§ **Assigned task**:
Could you retype every record below exactly as it appears?

Stored items
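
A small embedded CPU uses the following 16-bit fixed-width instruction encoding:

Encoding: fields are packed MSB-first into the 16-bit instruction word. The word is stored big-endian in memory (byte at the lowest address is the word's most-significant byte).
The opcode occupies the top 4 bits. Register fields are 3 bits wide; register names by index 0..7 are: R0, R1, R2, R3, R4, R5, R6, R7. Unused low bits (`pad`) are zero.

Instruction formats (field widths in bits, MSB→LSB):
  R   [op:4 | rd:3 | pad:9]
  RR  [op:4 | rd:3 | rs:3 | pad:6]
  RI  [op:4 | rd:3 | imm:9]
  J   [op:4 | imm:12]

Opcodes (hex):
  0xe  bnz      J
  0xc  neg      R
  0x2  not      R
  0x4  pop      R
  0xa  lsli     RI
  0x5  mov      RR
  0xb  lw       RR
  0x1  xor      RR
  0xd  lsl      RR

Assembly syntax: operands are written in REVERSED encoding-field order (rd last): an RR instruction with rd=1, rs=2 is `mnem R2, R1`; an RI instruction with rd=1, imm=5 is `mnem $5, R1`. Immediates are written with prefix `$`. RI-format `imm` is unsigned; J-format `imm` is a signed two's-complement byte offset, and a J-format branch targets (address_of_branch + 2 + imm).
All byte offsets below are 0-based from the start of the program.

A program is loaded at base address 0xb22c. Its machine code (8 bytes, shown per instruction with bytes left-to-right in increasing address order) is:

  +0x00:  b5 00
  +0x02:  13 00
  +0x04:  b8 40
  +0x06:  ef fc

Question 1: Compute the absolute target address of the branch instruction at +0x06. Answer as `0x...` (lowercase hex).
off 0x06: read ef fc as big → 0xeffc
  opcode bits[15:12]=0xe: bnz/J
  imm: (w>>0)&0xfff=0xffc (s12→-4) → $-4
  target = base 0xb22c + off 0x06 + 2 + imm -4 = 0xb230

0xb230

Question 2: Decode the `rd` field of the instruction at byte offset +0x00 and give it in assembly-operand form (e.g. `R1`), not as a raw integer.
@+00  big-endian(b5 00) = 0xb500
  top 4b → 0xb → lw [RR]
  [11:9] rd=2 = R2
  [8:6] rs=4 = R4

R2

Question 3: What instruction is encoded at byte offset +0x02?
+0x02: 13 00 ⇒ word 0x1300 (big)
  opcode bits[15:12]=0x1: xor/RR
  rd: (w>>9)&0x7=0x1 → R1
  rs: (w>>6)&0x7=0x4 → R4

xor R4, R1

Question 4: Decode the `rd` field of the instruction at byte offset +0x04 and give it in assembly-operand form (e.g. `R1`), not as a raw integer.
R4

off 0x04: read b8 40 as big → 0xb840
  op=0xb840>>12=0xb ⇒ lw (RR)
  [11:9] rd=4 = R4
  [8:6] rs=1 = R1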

§ **Answer space**:
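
A small embedded CPU uses the following 16-bit fixed-width instruction encoding:

Encoding: fields are packed MSB-first into the 16-bit instruction word. The word is stored big-endian in memory (byte at the lowest address is the word's most-significant byte).
The opcode occupies the top 4 bits. Register fields are 3 bits wide; register names by index 0..7 are: R0, R1, R2, R3, R4, R5, R6, R7. Unused low bits (`pad`) are zero.

Instruction formats (field widths in bits, MSB→LSB):
  R   [op:4 | rd:3 | pad:9]
  RR  [op:4 | rd:3 | rs:3 | pad:6]
  RI  [op:4 | rd:3 | imm:9]
  J   [op:4 | imm:12]

Opcodes (hex):
  0xe  bnz      J
  0xc  neg      R
  0x2  not      R
  0x4  pop      R
  0xa  lsli     RI
  0x5  mov      RR
  0xb  lw       RR
  0x1  xor      RR
  0xd  lsl      RR

Assembly syntax: operands are written in REVERSED encoding-field order (rd last): an RR instruction with rd=1, rs=2 is `mnem R2, R1`; an RI instruction with rd=1, imm=5 is `mnem $5, R1`. Immediates are written with prefix `$`. RI-format `imm` is unsigned; J-format `imm` is a signed two's-complement byte offset, and a J-format branch targets (address_of_branch + 2 + imm).
All byte offsets below are 0-based from the start of the program.

A program is loaded at base address 0xb22c. Its machine code (8 bytes, shown per instruction with bytes left-to-right in increasing address order) is:

  +0x00:  b5 00
  +0x02:  13 00
  +0x04:  b8 40
  +0x06:  ef fc

Question 1: Compute the absolute target address of the branch instruction at +0x06. Answer as `0x...` (lowercase hex).
off 0x06: read ef fc as big → 0xeffc
  opcode bits[15:12]=0xe: bnz/J
  imm: (w>>0)&0xfff=0xffc (s12→-4) → $-4
  target = base 0xb22c + off 0x06 + 2 + imm -4 = 0xb230

0xb230

Question 2: Decode the `rd` field of the instruction at byte offset +0x00 and give it in assembly-operand form (e.g. `R1`), not as a raw integer.
@+00  big-endian(b5 00) = 0xb500
  top 4b → 0xb → lw [RR]
  [11:9] rd=2 = R2
  [8:6] rs=4 = R4

R2

Question 3: What instruction is encoded at byte offset +0x02?
+0x02: 13 00 ⇒ word 0x1300 (big)
  opcode bits[15:12]=0x1: xor/RR
  rd: (w>>9)&0x7=0x1 → R1
  rs: (w>>6)&0x7=0x4 → R4

xor R4, R1

Question 4: Decode the `rd` field of the instruction at byte offset +0x04 and give it in assembly-operand form (e.g. `R1`), not as a raw integer.
R4

off 0x04: read b8 40 as big → 0xb840
  op=0xb840>>12=0xb ⇒ lw (RR)
  [11:9] rd=4 = R4
  [8:6] rs=1 = R1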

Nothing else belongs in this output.